Records drawn from a dataset>
════

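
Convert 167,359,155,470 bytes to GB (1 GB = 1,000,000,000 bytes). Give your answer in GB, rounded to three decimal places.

167,359,155,470 bytes given.
1 GB = 10^9 bytes = 1,000,000,000 bytes
167,359,155,470 / 1,000,000,000 = 167.359 GB

167.359 GB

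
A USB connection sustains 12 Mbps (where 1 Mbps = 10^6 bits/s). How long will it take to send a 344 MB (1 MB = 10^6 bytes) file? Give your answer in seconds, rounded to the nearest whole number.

344 MB = 344,000,000 bytes = 2,752,000,000 bits
12 Mbps = 12,000,000 bits/s
time = 2,752,000,000 / 12,000,000 = 229 s

229 seconds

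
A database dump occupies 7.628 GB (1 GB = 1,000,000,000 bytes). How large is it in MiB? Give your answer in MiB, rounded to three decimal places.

7,274.628 MiB

7.628 GB = 7.628 × 10^9 bytes = 7,628,000,000 bytes
1 MiB = 1,048,576 bytes
7,628,000,000 / 1,048,576 = 7,274.628 MiB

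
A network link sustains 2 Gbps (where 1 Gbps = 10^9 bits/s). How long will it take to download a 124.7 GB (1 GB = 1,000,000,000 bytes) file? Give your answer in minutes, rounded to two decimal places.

124.7 GB = 124,700,000,000 bytes = 997,600,000,000 bits
2 Gbps = 2,000,000,000 bits/s
time = 997,600,000,000 / 2,000,000,000 = 498.800 s
498.800 s / 60 = 8.31 minutes

8.31 minutes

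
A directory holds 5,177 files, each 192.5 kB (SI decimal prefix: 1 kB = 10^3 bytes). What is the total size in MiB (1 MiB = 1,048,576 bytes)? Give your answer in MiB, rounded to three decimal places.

950.406 MiB

Total = 5,177 × 192.5 kB = 996572.5 kB
= 996572.5 × 1,000 bytes = 996,572,500 bytes
1 MiB = 1,048,576 bytes
996,572,500 / 1,048,576 = 950.406 MiB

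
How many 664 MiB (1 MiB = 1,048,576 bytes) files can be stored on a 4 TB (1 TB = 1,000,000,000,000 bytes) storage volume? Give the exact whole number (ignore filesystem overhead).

Capacity: 4 TB = 4,000,000,000,000 bytes
Per item: 664 MiB = 696,254,464 bytes
⌊4,000,000,000,000 / 696,254,464⌋ = 5,745

5,745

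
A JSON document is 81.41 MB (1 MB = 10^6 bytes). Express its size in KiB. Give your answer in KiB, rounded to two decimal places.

79,501.95 KiB

81.41 MB = 81.41 × 10^6 bytes = 81,410,000 bytes
1 KiB = 1,024 bytes
81,410,000 / 1,024 = 79,501.95 KiB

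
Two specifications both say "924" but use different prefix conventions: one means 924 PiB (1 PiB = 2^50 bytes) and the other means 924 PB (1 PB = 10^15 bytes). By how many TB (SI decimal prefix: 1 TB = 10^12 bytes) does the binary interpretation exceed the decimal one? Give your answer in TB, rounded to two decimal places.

116,331.51 TB

924 PiB = 924 × 1,125,899,906,842,624 = 1,040,331,513,922,584,576 bytes
924 PB = 924 × 1,000,000,000,000,000 = 924,000,000,000,000,000 bytes
difference = 116,331,513,922,584,576 bytes
116,331,513,922,584,576 / 1,000,000,000,000 = 116,331.51 TB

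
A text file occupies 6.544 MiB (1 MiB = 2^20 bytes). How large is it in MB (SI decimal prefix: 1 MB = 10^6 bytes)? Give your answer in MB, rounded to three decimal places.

6.544 MiB = 6.544 × 2^20 bytes = 6,861,881.344 bytes
1 MB = 10^6 bytes = 1,000,000 bytes
6,861,881.344 / 1,000,000 = 6.862 MB

6.862 MB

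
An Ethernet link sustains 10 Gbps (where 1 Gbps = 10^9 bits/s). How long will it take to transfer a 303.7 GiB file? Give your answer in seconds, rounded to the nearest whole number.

261 seconds

303.7 GiB = 326,095,391,948.8 bytes = 2,608,763,135,590.4 bits
10 Gbps = 10,000,000,000 bits/s
time = 2,608,763,135,590.4 / 10,000,000,000 = 261 s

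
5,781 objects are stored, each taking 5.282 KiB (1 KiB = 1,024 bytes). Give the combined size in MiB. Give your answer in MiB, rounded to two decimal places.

29.82 MiB

Total = 5,781 × 5.282 KiB = 30535.242 KiB
= 30535.242 × 1,024 bytes = 31,268,087.808 bytes
1 MiB = 1,048,576 bytes
31,268,087.808 / 1,048,576 = 29.82 MiB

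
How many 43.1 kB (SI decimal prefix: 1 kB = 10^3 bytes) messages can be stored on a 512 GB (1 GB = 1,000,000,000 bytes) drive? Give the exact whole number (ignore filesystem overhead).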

════

Quote only the lines from the line containing "5,781 objects are" through the end of the entries, keeping the first and the last.

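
5,781 objects are stored, each taking 5.282 KiB (1 KiB = 1,024 bytes). Give the combined size in MiB. Give your answer in MiB, rounded to two decimal places.

29.82 MiB

Total = 5,781 × 5.282 KiB = 30535.242 KiB
= 30535.242 × 1,024 bytes = 31,268,087.808 bytes
1 MiB = 1,048,576 bytes
31,268,087.808 / 1,048,576 = 29.82 MiB

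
How many 43.1 kB (SI decimal prefix: 1 kB = 10^3 bytes) messages can be stored on a 512 GB (1 GB = 1,000,000,000 bytes) drive? Give the exact whole number (ignore filesystem overhead).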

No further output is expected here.